[Dataset entries]
■ ■ ■ ■
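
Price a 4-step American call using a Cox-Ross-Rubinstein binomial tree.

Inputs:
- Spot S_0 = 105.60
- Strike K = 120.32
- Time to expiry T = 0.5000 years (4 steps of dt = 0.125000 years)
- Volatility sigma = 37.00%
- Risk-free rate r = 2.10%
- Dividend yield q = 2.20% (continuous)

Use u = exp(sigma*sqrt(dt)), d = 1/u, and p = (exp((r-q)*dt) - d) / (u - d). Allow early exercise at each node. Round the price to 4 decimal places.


dt = T/N = 0.125000
u = exp(sigma*sqrt(dt)) = 1.139757; d = 1/u = 0.877380
p = (exp((r-q)*dt) - d) / (u - d) = 0.466866
Discount per step: exp(-r*dt) = 0.997378
Stock lattice S(k, i) with i counting down-moves:
  k=0: S(0,0) = 105.6000
  k=1: S(1,0) = 120.3583; S(1,1) = 92.6514
  k=2: S(2,0) = 137.1792; S(2,1) = 105.6000; S(2,2) = 81.2905
  k=3: S(3,0) = 156.3509; S(3,1) = 120.3583; S(3,2) = 92.6514; S(3,3) = 71.3227
  k=4: S(4,0) = 178.2019; S(4,1) = 137.1792; S(4,2) = 105.6000; S(4,3) = 81.2905; S(4,4) = 62.5771
Terminal payoffs V(N, i) = max(S_T - K, 0):
  V(4,0) = 57.881938; V(4,1) = 16.859170; V(4,2) = 0.000000; V(4,3) = 0.000000; V(4,4) = 0.000000
Backward induction: V(k, i) = exp(-r*dt) * [p * V(k+1, i) + (1-p) * V(k+1, i+1)]; then take max(V_cont, immediate exercise) for American.
  V(3,0) = exp(-r*dt) * [p*57.881938 + (1-p)*16.859170] = 35.916919; exercise = 36.030868; V(3,0) = max -> 36.030868
  V(3,1) = exp(-r*dt) * [p*16.859170 + (1-p)*0.000000] = 7.850347; exercise = 0.038300; V(3,1) = max -> 7.850347
  V(3,2) = exp(-r*dt) * [p*0.000000 + (1-p)*0.000000] = 0.000000; exercise = 0.000000; V(3,2) = max -> 0.000000
  V(3,3) = exp(-r*dt) * [p*0.000000 + (1-p)*0.000000] = 0.000000; exercise = 0.000000; V(3,3) = max -> 0.000000
  V(2,0) = exp(-r*dt) * [p*36.030868 + (1-p)*7.850347] = 20.951817; exercise = 16.859170; V(2,0) = max -> 20.951817
  V(2,1) = exp(-r*dt) * [p*7.850347 + (1-p)*0.000000] = 3.655456; exercise = 0.000000; V(2,1) = max -> 3.655456
  V(2,2) = exp(-r*dt) * [p*0.000000 + (1-p)*0.000000] = 0.000000; exercise = 0.000000; V(2,2) = max -> 0.000000
  V(1,0) = exp(-r*dt) * [p*20.951817 + (1-p)*3.655456] = 11.699795; exercise = 0.038300; V(1,0) = max -> 11.699795
  V(1,1) = exp(-r*dt) * [p*3.655456 + (1-p)*0.000000] = 1.702136; exercise = 0.000000; V(1,1) = max -> 1.702136
  V(0,0) = exp(-r*dt) * [p*11.699795 + (1-p)*1.702136] = 6.353009; exercise = 0.000000; V(0,0) = max -> 6.353009

Answer: Price = V(0,0) = 6.3530


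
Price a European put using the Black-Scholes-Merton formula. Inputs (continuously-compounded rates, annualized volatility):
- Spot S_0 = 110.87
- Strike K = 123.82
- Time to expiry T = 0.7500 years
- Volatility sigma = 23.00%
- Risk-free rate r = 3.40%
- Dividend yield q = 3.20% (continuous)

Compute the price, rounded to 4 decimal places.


Answer: Price = 16.6323

Derivation:
d1 = (ln(S/K) + (r - q + 0.5*sigma^2) * T) / (sigma * sqrt(T)) = -0.44748689
d2 = d1 - sigma * sqrt(T) = -0.64667274
exp(-rT) = 0.97482238; exp(-qT) = 0.97628571
P = K * exp(-rT) * N(-d2) - S_0 * exp(-qT) * N(-d1)
N(-d1) = 0.67273823; N(-d2) = 0.74107811
P = 123.8200 * 0.97482238 * 0.74107811 - 110.8700 * 0.97628571 * 0.67273823 = 16.6323


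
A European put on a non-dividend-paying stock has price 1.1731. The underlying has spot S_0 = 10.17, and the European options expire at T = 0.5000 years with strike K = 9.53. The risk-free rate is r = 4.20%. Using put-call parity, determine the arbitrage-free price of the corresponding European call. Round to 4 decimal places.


Answer: Call price = 2.0111

Derivation:
Put-call parity: C - P = S_0 * exp(-qT) - K * exp(-rT).
S_0 * exp(-qT) = 10.1700 * 1.00000000 = 10.17000000
K * exp(-rT) = 9.5300 * 0.97921896 = 9.33195673
C = P + S*exp(-qT) - K*exp(-rT)
C = 1.1731 + 10.17000000 - 9.33195673 = 2.0111


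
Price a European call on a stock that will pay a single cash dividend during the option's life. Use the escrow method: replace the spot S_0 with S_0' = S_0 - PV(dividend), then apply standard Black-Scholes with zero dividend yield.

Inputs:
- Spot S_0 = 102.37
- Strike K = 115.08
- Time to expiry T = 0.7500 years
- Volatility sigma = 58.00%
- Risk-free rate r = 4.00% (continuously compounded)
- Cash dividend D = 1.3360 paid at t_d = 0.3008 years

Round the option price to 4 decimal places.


PV(D) = D * exp(-r * t_d) = 1.3360 * 0.98804010 = 1.32002157
S_0' = S_0 - PV(D) = 102.3700 - 1.32002157 = 101.04997843
d1 = (ln(S_0'/K) + (r + sigma^2/2)*T) / (sigma*sqrt(T)) = 0.05203656
d2 = d1 - sigma*sqrt(T) = -0.45025817
exp(-rT) = 0.97044553
N(d1) = 0.52075022; N(d2) = 0.32626215
C = S_0' * N(d1) - K * exp(-rT) * N(d2) = 101.04997843 * 0.52075022 - 115.0800 * 0.97044553 * 0.32626215 = 16.1852

Answer: Price = 16.1852


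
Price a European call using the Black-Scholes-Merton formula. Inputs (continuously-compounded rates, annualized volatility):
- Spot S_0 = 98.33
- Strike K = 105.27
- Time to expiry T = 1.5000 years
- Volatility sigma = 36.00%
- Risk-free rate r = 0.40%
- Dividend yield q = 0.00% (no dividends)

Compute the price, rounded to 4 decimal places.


d1 = (ln(S/K) + (r - q + 0.5*sigma^2) * T) / (sigma * sqrt(T)) = 0.07938318
d2 = d1 - sigma * sqrt(T) = -0.36152498
exp(-rT) = 0.99401796; exp(-qT) = 1.00000000
C = S_0 * exp(-qT) * N(d1) - K * exp(-rT) * N(d2)
N(d1) = 0.53163608; N(d2) = 0.35885352
C = 98.3300 * 1.00000000 * 0.53163608 - 105.2700 * 0.99401796 * 0.35885352 = 14.7252

Answer: Price = 14.7252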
■ ■ ■ ■
_Try it:_ Your task is to quote, without any alteration, the lines running from the top of the records to the line that holds "- Dividend yield q = 2.20% (continuous)", both included.

_Response:_
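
Price a 4-step American call using a Cox-Ross-Rubinstein binomial tree.

Inputs:
- Spot S_0 = 105.60
- Strike K = 120.32
- Time to expiry T = 0.5000 years (4 steps of dt = 0.125000 years)
- Volatility sigma = 37.00%
- Risk-free rate r = 2.10%
- Dividend yield q = 2.20% (continuous)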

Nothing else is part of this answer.